*** Exercise inputs ***

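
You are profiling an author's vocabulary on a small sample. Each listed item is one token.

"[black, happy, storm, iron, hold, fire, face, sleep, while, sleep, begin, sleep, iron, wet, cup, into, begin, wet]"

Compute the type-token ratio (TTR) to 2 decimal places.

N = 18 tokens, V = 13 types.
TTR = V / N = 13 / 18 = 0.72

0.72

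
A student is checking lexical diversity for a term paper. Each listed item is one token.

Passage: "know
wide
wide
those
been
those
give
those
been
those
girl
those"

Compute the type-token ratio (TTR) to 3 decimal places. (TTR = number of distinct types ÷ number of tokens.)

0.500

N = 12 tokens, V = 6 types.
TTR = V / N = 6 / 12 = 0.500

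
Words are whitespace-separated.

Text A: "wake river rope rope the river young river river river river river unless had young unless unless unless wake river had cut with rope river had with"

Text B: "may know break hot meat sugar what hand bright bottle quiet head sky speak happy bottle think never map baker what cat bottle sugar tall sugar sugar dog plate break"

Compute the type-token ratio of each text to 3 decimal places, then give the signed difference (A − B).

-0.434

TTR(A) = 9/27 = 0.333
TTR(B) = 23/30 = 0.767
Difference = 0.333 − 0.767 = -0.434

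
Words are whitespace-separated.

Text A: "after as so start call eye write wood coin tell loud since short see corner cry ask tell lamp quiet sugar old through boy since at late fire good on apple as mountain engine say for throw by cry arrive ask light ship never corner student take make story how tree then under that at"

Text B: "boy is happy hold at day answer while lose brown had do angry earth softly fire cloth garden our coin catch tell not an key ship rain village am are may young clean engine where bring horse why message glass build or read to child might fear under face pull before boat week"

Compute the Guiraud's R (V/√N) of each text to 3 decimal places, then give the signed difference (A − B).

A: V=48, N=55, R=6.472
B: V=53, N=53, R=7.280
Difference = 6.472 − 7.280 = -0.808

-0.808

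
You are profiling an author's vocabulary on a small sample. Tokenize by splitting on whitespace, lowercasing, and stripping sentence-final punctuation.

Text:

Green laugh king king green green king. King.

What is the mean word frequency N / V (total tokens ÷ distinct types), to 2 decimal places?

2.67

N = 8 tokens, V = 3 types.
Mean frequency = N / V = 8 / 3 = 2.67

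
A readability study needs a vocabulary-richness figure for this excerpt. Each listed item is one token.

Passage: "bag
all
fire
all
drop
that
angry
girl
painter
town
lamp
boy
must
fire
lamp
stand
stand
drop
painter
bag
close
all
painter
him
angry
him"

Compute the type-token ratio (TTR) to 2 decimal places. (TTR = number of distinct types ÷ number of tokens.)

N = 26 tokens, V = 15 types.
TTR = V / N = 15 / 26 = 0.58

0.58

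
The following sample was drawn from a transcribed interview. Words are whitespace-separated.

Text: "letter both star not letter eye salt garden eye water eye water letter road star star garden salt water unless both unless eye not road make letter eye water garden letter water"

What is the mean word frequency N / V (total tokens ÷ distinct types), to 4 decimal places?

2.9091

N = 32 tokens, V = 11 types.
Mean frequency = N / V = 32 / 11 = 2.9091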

*** End of Exercise inputs ***
*** Exercise inputs ***

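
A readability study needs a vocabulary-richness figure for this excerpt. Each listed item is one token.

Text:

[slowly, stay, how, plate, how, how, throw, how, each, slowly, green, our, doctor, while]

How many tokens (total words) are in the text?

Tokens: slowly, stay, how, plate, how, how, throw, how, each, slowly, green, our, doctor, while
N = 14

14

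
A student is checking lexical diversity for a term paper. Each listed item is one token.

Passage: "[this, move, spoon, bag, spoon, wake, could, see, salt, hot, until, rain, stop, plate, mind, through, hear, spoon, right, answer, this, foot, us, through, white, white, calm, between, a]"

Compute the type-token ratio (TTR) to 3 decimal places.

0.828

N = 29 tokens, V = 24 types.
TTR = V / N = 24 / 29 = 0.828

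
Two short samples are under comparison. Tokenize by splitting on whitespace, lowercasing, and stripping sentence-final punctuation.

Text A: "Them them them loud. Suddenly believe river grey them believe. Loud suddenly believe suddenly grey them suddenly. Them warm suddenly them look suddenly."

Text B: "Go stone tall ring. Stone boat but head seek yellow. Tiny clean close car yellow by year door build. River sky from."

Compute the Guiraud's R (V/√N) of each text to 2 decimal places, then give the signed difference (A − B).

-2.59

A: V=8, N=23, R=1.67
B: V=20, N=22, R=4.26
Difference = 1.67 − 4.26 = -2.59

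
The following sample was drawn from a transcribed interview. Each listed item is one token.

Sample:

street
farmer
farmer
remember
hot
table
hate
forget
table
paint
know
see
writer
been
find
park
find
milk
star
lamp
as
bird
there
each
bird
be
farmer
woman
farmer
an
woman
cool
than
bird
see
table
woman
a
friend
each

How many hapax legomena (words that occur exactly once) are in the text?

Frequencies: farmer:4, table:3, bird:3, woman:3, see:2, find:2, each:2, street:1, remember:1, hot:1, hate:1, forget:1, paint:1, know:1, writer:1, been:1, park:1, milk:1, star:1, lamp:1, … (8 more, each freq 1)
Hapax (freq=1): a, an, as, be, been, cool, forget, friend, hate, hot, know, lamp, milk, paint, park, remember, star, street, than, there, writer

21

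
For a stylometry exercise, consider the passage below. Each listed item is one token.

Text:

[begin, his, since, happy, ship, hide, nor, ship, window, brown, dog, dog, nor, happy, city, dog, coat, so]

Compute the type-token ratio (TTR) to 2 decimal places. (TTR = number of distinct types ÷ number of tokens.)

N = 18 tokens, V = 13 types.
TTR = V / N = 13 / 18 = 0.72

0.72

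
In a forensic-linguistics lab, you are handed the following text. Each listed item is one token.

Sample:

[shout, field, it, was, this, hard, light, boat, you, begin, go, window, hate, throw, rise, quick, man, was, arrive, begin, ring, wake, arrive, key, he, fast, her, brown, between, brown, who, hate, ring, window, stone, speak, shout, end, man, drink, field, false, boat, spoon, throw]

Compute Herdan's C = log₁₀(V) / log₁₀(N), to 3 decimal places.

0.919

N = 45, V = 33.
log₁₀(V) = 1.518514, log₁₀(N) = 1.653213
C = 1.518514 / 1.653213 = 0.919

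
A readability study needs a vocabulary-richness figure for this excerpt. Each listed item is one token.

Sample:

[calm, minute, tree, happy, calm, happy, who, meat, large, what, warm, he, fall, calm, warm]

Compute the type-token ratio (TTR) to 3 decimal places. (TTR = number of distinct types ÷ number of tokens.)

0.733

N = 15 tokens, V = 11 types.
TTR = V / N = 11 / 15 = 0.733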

*** End of Exercise inputs ***
*** Exercise inputs ***

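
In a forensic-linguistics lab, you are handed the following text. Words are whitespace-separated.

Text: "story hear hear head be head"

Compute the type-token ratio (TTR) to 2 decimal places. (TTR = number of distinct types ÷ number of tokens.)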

*** End of Exercise inputs ***

- **What to produce**: The response must hold only the lines above from the line with "dog, coat, so]" through the line with "boat, spoon, throw]", each copied exactly, both ends kept.

- **Output below**:
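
[begin, his, since, happy, ship, hide, nor, ship, window, brown, dog, dog, nor, happy, city, dog, coat, so]

Compute the type-token ratio (TTR) to 2 decimal places. (TTR = number of distinct types ÷ number of tokens.)

N = 18 tokens, V = 13 types.
TTR = V / N = 13 / 18 = 0.72

0.72

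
In a forensic-linguistics lab, you are handed the following text. Each listed item is one token.

Sample:

[shout, field, it, was, this, hard, light, boat, you, begin, go, window, hate, throw, rise, quick, man, was, arrive, begin, ring, wake, arrive, key, he, fast, her, brown, between, brown, who, hate, ring, window, stone, speak, shout, end, man, drink, field, false, boat, spoon, throw]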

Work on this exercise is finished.